:: Data listing
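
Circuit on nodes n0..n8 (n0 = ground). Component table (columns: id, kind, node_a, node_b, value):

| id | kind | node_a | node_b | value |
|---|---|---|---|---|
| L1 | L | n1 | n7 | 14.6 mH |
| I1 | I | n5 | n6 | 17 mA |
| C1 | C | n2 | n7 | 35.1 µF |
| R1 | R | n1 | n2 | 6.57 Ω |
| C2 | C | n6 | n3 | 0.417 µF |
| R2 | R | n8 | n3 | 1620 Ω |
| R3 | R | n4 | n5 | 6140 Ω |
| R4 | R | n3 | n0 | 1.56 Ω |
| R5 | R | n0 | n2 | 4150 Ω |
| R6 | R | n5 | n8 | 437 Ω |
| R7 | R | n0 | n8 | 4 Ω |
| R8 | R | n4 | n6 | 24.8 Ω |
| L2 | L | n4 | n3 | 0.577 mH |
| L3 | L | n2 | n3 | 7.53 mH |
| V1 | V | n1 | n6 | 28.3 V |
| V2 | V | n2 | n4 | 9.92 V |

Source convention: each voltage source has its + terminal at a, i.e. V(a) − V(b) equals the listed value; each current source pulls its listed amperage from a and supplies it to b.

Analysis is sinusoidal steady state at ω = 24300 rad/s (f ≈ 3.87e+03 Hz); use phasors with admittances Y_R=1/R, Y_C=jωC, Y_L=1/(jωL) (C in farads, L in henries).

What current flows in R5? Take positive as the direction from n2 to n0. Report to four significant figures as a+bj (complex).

0.001673+8.854e-05j A

MNA unknowns: 8 node voltages V₁..V_8 plus 2 source currents (V1, V2)
L1: Y=0.000-0.002819j on G[1,7]
I1: z[5]−=0.017, z[6]+=0.017
C1: Y=0.000+0.8529j on G[2,7]
R1: Y=0.1522+0.000j on G[1,2]
C2: Y=0.000+0.01013j on G[6,3]
R2: Y=0.0006173+0.000j on G[8,3]
R3: Y=0.0001629+0.000j on G[4,5]
R4: Y=0.6410+0.000j on G[3,0]
R5: Y=0.0002410+0.000j on G[0,2]
R6: Y=0.002288+0.000j on G[5,8]
R7: Y=0.2500+0.000j on G[0,8]
R8: Y=0.04032+0.000j on G[4,6]
L2: Y=0.000-0.07132j on G[4,3]
L3: Y=0.000-0.005465j on G[2,3]
V1: row V1−V6=28.3, i_V1 at 1,6
V2: row V2−V4=9.92, i_V2 at 2,4
solve → V1=10.94+1.341j, V2=6.944+0.3674j, V3=0.02275-0.0002248j, V4=-2.976+0.3674j, V5=-7.194+0.02462j, V6=-17.36+1.341j, V7=6.931+0.3642j, V8=-0.06504+0.0002222j
aux → i_V1=-0.6107-0.1369j, i_V2=0.6070+0.1746j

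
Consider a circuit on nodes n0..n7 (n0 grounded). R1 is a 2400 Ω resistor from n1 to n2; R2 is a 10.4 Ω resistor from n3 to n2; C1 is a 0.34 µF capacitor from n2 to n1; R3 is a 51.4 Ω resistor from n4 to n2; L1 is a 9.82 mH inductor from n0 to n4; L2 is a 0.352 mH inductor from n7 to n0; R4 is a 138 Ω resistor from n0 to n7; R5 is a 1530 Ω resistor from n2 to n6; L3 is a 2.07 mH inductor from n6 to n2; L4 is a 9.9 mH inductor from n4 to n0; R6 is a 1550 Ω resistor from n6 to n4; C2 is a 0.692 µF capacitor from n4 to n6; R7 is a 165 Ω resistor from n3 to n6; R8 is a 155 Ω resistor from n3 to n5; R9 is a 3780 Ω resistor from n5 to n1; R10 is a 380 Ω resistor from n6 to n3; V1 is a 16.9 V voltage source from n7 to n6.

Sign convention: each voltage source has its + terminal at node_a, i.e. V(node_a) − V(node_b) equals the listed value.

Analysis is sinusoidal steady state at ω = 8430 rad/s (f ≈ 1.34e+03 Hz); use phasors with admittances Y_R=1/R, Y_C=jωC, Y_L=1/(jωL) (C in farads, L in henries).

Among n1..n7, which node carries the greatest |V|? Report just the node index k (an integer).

Element admittances at ω=8430 rad/s:
  Y(R1) = 0.0004167+0.000j S between n1,n2
  Y(R2) = 0.09615+0.000j S between n3,n2
  Y(C1) = 0.000+0.002866j S between n2,n1
  Y(R3) = 0.01946+0.000j S between n4,n2
  Y(L1) = 0.000-0.01208j S between n0,n4
  Y(L2) = 0.000-0.3370j S between n7,n0
  Y(R4) = 0.007246+0.000j S between n0,n7
  Y(R5) = 0.0006536+0.000j S between n2,n6
  Y(L3) = 0.000-0.05731j S between n6,n2
  Y(L4) = 0.000-0.01198j S between n4,n0
  Y(R6) = 0.0006452+0.000j S between n6,n4
  Y(C2) = 0.000+0.005834j S between n4,n6
  Y(R7) = 0.006061+0.000j S between n3,n6
  Y(R8) = 0.006452+0.000j S between n3,n5
  Y(R9) = 0.0002646+0.000j S between n5,n1
  Y(R10) = 0.002632+0.000j S between n6,n3
  V1: constraint V(n7)−V(n6) = 16.9
Assemble and solve the 8×8 MNA system:
  V(n1)=-12.76+2.341j  V(n2)=-12.75+2.318j  V(n3)=-13.05+2.172j  V(n4)=-5.894-7.863j  V(n5)=-13.04+2.178j  V(n6)=-16.47+0.5521j  V(n7)=0.4327+0.5521j
  i(V1)=-0.1892+0.1418j

6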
::::
--- Task ---
Among the lines above, please find those with "Analysis" and copy them.

--- The completed task ---
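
Analysis is sinusoidal steady state at ω = 24300 rad/s (f ≈ 3.87e+03 Hz); use phasors with admittances Y_R=1/R, Y_C=jωC, Y_L=1/(jωL) (C in farads, L in henries).
Analysis is sinusoidal steady state at ω = 8430 rad/s (f ≈ 1.34e+03 Hz); use phasors with admittances Y_R=1/R, Y_C=jωC, Y_L=1/(jωL) (C in farads, L in henries).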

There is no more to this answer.